# Directions for this task
Every line from the start of the records below to the line containing "Demand points: S1 at (5,2);" should be retyped exactly, that line included, and no others.

# Data records
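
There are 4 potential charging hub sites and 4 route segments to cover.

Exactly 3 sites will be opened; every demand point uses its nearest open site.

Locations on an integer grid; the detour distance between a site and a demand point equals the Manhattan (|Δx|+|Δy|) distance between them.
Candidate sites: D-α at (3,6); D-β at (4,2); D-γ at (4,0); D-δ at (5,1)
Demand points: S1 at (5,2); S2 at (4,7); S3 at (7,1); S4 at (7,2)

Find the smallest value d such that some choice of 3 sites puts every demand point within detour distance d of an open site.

3

Open {D-α, D-β, D-δ}.
  Farthest demand point is S4 at detour distance 3 (to D-β); all others are ≤ 3.
With {D-α, D-γ, D-δ} the worst case is 3.
With {D-α, D-β, D-γ} the worst case is 4.
No size-3 selection achieves below 3.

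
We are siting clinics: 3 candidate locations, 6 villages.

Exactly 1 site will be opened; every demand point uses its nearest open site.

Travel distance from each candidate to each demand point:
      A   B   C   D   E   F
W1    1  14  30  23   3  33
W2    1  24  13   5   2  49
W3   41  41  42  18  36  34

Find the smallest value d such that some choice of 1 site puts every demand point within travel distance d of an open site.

Open {W1}.
  Farthest demand point is F at travel distance 33 (to W1); all others are ≤ 33.
With {W3} the worst case is 42.
With {W2} the worst case is 49.
No size-1 selection achieves below 33.

33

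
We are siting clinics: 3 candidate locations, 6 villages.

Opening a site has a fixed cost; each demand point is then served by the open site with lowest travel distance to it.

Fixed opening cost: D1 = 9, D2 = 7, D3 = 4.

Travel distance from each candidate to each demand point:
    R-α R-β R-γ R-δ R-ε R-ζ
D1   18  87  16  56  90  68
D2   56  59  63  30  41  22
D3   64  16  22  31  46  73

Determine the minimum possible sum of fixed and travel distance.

163

Open {D1, D2, D3}: assign each demand point to its cheapest open site.
  R-α→D1 18, R-β→D3 16, R-γ→D1 16, R-δ→D2 30, R-ε→D2 41, R-ζ→D2 22
  travel distance 143, fixed 20 → total 163.
Compare {D2, D3}: travel distance 187 + fixed 11 = 198.
Compare {D1, D2}: travel distance 186 + fixed 16 = 202.
Compare {D1, D3}: travel distance 195 + fixed 13 = 208.
All other subsets cost ≥ 198. Minimum total cost: 163.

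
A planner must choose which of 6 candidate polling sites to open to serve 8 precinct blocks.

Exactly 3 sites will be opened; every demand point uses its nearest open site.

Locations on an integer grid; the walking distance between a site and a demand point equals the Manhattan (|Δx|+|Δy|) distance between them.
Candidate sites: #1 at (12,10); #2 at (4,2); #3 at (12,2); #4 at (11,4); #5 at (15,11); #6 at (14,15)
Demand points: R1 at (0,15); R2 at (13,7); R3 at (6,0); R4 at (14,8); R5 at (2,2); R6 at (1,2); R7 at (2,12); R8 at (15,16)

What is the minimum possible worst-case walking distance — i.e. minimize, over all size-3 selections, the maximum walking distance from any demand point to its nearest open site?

Open {#1, #2, #6}.
  Farthest demand point is R1 at walking distance 14 (to #6); all others are ≤ 14.
With {#1, #3, #6} the worst case is 14.
With {#1, #4, #6} the worst case is 14.
No size-3 selection achieves below 14.

14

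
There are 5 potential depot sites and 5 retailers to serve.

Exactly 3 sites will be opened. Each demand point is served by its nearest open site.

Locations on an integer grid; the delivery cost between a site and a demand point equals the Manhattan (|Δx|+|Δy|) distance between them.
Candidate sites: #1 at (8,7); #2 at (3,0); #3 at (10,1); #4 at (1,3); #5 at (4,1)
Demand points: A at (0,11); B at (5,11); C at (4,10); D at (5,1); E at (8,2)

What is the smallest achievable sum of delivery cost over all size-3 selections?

29

Open {#1, #4, #5}.
  A→#4 9, B→#1 7, C→#1 7, D→#5 1, E→#1 5  ⇒ total 29.
Compare {#1, #3, #5}: total 30.
Compare {#1, #2, #4}: total 31.
No size-3 selection does better; minimum is 29.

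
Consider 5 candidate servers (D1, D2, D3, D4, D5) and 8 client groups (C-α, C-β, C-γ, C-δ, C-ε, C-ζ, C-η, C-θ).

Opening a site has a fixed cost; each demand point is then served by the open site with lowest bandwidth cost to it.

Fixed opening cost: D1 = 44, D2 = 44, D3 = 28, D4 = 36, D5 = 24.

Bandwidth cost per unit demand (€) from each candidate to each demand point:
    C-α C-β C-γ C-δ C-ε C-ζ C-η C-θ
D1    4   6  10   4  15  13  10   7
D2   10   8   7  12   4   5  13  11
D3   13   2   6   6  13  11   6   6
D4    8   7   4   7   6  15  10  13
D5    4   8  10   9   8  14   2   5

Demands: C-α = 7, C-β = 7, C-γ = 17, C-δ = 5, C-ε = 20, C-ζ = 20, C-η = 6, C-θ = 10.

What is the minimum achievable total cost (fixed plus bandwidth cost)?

512

Open {D2, D3, D5}: assign each demand point to its cheapest open site.
  C-α→D5 7×4=28, C-β→D3 7×2=14, C-γ→D3 17×6=102, C-δ→D3 5×6=30, C-ε→D2 20×4=80, C-ζ→D2 20×5=100, C-η→D5 6×2=12, C-θ→D5 10×5=50
  bandwidth cost 416, fixed 96 → total 512.
Compare {D2, D3, D4, D5}: bandwidth cost 382 + fixed 132 = 514.
Compare {D2, D4, D5}: bandwidth cost 422 + fixed 104 = 526.
Compare {D1, D2, D3, D5}: bandwidth cost 406 + fixed 140 = 546.
All other subsets cost ≥ 514. Minimum total cost: 512.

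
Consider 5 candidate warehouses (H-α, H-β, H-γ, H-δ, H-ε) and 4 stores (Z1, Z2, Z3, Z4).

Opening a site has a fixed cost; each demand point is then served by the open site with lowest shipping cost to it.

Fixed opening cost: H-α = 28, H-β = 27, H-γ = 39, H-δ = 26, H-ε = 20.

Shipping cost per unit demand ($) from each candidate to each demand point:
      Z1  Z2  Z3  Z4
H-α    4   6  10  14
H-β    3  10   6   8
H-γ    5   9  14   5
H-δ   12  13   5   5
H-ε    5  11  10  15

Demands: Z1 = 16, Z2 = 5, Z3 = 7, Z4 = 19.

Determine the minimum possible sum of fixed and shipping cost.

Open {H-α, H-δ}: assign each demand point to its cheapest open site.
  Z1→H-α 16×4=64, Z2→H-α 5×6=30, Z3→H-δ 7×5=35, Z4→H-δ 19×5=95
  shipping cost 224, fixed 54 → total 278.
Compare {H-β, H-δ}: shipping cost 228 + fixed 53 = 281.
Compare {H-α, H-β, H-δ}: shipping cost 208 + fixed 81 = 289.
Compare {H-β, H-γ}: shipping cost 230 + fixed 66 = 296.
All other subsets cost ≥ 281. Minimum total cost: 278.

278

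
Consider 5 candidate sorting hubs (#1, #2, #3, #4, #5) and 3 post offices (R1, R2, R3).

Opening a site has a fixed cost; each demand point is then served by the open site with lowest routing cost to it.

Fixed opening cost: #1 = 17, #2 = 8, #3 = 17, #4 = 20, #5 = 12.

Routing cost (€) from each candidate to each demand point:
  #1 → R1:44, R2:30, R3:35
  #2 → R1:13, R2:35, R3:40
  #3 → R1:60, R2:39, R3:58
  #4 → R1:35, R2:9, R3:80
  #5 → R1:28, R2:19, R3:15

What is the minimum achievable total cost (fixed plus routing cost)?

Open {#2, #5}: assign each demand point to its cheapest open site.
  R1→#2 13, R2→#5 19, R3→#5 15
  routing cost 47, fixed 20 → total 67.
Compare {#5}: routing cost 62 + fixed 12 = 74.
Compare {#2, #4, #5}: routing cost 37 + fixed 40 = 77.
Compare {#4, #5}: routing cost 52 + fixed 32 = 84.
All other subsets cost ≥ 74. Minimum total cost: 67.

67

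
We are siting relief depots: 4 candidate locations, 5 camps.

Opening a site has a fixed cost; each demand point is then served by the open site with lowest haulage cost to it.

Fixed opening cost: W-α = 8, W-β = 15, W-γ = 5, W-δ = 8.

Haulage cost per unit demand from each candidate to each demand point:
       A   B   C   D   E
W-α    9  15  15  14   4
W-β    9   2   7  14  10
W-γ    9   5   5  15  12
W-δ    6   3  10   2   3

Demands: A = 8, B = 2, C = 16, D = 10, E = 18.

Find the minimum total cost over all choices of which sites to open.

Open {W-γ, W-δ}: assign each demand point to its cheapest open site.
  A→W-δ 8×6=48, B→W-δ 2×3=6, C→W-γ 16×5=80, D→W-δ 10×2=20, E→W-δ 18×3=54
  haulage cost 208, fixed 13 → total 221.
Compare {W-α, W-γ, W-δ}: haulage cost 208 + fixed 21 = 229.
Compare {W-β, W-γ, W-δ}: haulage cost 206 + fixed 28 = 234.
Compare {W-α, W-β, W-γ, W-δ}: haulage cost 206 + fixed 36 = 242.
All other subsets cost ≥ 229. Minimum total cost: 221.

221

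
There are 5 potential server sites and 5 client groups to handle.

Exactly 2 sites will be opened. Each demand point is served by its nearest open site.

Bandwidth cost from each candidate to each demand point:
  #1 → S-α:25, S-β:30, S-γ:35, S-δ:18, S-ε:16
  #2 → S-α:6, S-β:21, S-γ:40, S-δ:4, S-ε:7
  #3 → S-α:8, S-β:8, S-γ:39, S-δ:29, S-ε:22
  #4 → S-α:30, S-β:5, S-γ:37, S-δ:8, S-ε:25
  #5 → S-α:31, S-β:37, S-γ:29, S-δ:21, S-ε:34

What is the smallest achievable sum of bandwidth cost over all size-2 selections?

59

Open {#2, #4}.
  S-α→#2 6, S-β→#4 5, S-γ→#4 37, S-δ→#2 4, S-ε→#2 7  ⇒ total 59.
Compare {#2, #3}: total 64.
Compare {#2, #5}: total 67.
No size-2 selection does better; minimum is 59.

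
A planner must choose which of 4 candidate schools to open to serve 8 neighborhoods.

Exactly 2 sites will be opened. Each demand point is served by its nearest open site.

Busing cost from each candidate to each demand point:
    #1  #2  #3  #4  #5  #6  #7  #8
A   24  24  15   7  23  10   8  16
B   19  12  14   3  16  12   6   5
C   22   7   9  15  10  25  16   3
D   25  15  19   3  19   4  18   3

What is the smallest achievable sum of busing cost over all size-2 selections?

Open {B, C}.
  #1→B 19, #2→C 7, #3→C 9, #4→B 3, #5→C 10, #6→B 12, #7→B 6, #8→C 3  ⇒ total 69.
Compare {C, D}: total 74.
Compare {A, C}: total 76.
No size-2 selection does better; minimum is 69.

69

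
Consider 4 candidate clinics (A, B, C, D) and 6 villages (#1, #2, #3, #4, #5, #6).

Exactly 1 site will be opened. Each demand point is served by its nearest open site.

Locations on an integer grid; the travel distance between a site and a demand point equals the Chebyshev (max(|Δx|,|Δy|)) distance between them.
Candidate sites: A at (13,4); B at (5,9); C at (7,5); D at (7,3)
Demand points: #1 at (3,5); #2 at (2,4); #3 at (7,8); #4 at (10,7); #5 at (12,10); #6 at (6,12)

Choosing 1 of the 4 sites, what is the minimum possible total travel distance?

26

Open {B}.
  #1→B 4, #2→B 5, #3→B 2, #4→B 5, #5→B 7, #6→B 3  ⇒ total 26.
Compare {C}: total 27.
Compare {D}: total 34.
No size-1 selection does better; minimum is 26.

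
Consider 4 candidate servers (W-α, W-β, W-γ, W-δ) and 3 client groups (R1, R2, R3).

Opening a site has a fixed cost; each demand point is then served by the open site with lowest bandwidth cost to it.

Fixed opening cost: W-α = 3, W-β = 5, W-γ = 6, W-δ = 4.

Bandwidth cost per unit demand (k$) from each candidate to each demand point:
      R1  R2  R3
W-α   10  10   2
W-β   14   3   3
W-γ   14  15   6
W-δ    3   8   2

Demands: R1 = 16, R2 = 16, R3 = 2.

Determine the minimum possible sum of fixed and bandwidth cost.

Open {W-β, W-δ}: assign each demand point to its cheapest open site.
  R1→W-δ 16×3=48, R2→W-β 16×3=48, R3→W-δ 2×2=4
  bandwidth cost 100, fixed 9 → total 109.
Compare {W-α, W-β, W-δ}: bandwidth cost 100 + fixed 12 = 112.
Compare {W-β, W-γ, W-δ}: bandwidth cost 100 + fixed 15 = 115.
Compare {W-α, W-β, W-γ, W-δ}: bandwidth cost 100 + fixed 18 = 118.
All other subsets cost ≥ 112. Minimum total cost: 109.

109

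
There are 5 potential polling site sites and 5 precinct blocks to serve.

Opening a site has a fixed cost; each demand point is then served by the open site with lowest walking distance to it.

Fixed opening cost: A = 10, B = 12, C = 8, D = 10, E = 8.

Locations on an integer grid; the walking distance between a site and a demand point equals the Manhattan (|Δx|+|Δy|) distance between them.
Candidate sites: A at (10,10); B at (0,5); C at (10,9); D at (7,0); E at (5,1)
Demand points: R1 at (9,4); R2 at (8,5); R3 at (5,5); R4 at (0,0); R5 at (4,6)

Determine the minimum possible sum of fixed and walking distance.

38

Open {E}: assign each demand point to its cheapest open site.
  R1→E 7, R2→E 7, R3→E 4, R4→E 6, R5→E 6
  walking distance 30, fixed 8 → total 38.
Compare {C, E}: walking distance 28 + fixed 16 = 44.
Compare {B}: walking distance 33 + fixed 12 = 45.
Compare {D}: walking distance 35 + fixed 10 = 45.
All other subsets cost ≥ 44. Minimum total cost: 38.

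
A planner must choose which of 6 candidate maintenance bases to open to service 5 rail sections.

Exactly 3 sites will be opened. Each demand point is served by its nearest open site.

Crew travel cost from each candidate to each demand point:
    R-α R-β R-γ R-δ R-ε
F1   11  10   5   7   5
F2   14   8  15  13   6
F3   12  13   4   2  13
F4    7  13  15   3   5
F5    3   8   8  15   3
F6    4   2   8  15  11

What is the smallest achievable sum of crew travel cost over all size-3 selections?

Open {F3, F5, F6}.
  R-α→F5 3, R-β→F6 2, R-γ→F3 4, R-δ→F3 2, R-ε→F5 3  ⇒ total 14.
Compare {F1, F3, F6}: total 17.
Compare {F3, F4, F6}: total 17.
No size-3 selection does better; minimum is 14.

14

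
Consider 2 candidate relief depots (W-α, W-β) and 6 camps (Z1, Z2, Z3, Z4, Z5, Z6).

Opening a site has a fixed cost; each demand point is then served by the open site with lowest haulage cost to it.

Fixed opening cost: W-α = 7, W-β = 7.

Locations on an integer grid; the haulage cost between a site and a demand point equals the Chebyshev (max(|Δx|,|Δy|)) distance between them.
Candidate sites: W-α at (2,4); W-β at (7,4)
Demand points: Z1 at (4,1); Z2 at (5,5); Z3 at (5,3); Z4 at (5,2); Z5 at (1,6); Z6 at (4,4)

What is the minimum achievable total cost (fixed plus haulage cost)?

Open {W-α}: assign each demand point to its cheapest open site.
  Z1→W-α 3, Z2→W-α 3, Z3→W-α 3, Z4→W-α 3, Z5→W-α 2, Z6→W-α 2
  haulage cost 16, fixed 7 → total 23.
Compare {W-β}: haulage cost 18 + fixed 7 = 25.
Compare {W-α, W-β}: haulage cost 13 + fixed 14 = 27.

23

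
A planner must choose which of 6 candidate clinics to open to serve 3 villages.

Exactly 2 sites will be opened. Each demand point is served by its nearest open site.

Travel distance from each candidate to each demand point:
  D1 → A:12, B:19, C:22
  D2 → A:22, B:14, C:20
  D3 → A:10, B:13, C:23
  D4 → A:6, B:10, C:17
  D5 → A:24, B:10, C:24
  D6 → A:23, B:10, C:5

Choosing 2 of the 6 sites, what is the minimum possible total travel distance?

Open {D4, D6}.
  A→D4 6, B→D4 10, C→D6 5  ⇒ total 21.
Compare {D3, D6}: total 25.
Compare {D1, D6}: total 27.
No size-2 selection does better; minimum is 21.

21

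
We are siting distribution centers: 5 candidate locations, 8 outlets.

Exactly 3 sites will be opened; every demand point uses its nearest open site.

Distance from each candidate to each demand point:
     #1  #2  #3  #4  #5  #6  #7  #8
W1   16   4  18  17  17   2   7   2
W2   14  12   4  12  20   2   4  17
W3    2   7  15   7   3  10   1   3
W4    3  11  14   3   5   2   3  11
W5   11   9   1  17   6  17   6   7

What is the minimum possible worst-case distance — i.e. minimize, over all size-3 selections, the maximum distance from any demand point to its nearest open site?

Open {W1, W2, W4}.
  Farthest demand point is #5 at distance 5 (to W4); all others are ≤ 5.
With {W1, W4, W5} the worst case is 5.
With {W1, W2, W3} the worst case is 7.
No size-3 selection achieves below 5.

5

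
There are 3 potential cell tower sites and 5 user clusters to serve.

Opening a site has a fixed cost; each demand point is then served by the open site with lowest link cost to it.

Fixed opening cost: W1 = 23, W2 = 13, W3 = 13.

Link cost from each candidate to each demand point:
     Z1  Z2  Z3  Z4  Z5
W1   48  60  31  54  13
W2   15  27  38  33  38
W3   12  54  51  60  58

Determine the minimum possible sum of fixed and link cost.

Open {W1, W2}: assign each demand point to its cheapest open site.
  Z1→W2 15, Z2→W2 27, Z3→W1 31, Z4→W2 33, Z5→W1 13
  link cost 119, fixed 36 → total 155.
Compare {W2}: link cost 151 + fixed 13 = 164.
Compare {W1, W2, W3}: link cost 116 + fixed 49 = 165.
Compare {W2, W3}: link cost 148 + fixed 26 = 174.
All other subsets cost ≥ 164. Minimum total cost: 155.

155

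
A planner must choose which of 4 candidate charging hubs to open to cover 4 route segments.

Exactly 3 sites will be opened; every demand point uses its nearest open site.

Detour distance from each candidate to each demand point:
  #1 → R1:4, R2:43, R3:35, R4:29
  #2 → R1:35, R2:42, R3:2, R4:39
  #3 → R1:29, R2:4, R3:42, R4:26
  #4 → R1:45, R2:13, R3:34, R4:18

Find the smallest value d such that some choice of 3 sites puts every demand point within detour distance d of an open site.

Open {#1, #2, #4}.
  Farthest demand point is R4 at detour distance 18 (to #4); all others are ≤ 18.
With {#1, #2, #3} the worst case is 26.
With {#2, #3, #4} the worst case is 29.
No size-3 selection achieves below 18.

18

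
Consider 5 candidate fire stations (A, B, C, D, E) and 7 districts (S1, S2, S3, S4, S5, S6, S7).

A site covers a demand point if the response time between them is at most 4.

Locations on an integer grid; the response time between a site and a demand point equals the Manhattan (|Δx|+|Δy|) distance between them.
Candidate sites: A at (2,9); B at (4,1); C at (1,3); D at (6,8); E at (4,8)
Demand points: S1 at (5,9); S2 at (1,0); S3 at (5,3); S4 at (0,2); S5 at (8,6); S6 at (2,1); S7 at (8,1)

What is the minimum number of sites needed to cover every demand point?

3

Coverage sets (demand points within 4 of each site):
  A: {S1}
  B: {S2, S3, S6, S7}
  C: {S2, S3, S4, S6}
  D: {S1, S5}
  E: {S1}
No 2 sites suffice: every size-2 union leaves at least one demand point uncovered.
But {B, C, D} covers everything, so the minimum is 3.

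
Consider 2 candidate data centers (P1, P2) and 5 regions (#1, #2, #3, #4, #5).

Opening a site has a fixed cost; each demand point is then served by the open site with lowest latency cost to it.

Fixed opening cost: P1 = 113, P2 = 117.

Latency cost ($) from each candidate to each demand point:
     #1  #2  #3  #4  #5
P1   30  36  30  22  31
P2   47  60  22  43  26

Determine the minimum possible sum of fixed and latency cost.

262

Open {P1}: assign each demand point to its cheapest open site.
  #1→P1 30, #2→P1 36, #3→P1 30, #4→P1 22, #5→P1 31
  latency cost 149, fixed 113 → total 262.
Compare {P2}: latency cost 198 + fixed 117 = 315.
Compare {P1, P2}: latency cost 136 + fixed 230 = 366.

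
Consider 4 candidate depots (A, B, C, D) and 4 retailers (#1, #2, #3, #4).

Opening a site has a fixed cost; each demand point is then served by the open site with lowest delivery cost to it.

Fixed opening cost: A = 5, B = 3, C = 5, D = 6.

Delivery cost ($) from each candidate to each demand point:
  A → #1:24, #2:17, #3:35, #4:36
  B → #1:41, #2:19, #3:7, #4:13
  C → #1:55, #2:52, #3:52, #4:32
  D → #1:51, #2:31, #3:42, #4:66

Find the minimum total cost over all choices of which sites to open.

Open {A, B}: assign each demand point to its cheapest open site.
  #1→A 24, #2→A 17, #3→B 7, #4→B 13
  delivery cost 61, fixed 8 → total 69.
Compare {A, B, C}: delivery cost 61 + fixed 13 = 74.
Compare {A, B, D}: delivery cost 61 + fixed 14 = 75.
Compare {A, B, C, D}: delivery cost 61 + fixed 19 = 80.
All other subsets cost ≥ 74. Minimum total cost: 69.

69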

# Exercise solution
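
There are 4 potential charging hub sites and 4 route segments to cover.

Exactly 3 sites will be opened; every demand point uses its nearest open site.

Locations on an integer grid; the detour distance between a site and a demand point equals the Manhattan (|Δx|+|Δy|) distance between them.
Candidate sites: D-α at (3,6); D-β at (4,2); D-γ at (4,0); D-δ at (5,1)
Demand points: S1 at (5,2); S2 at (4,7); S3 at (7,1); S4 at (7,2)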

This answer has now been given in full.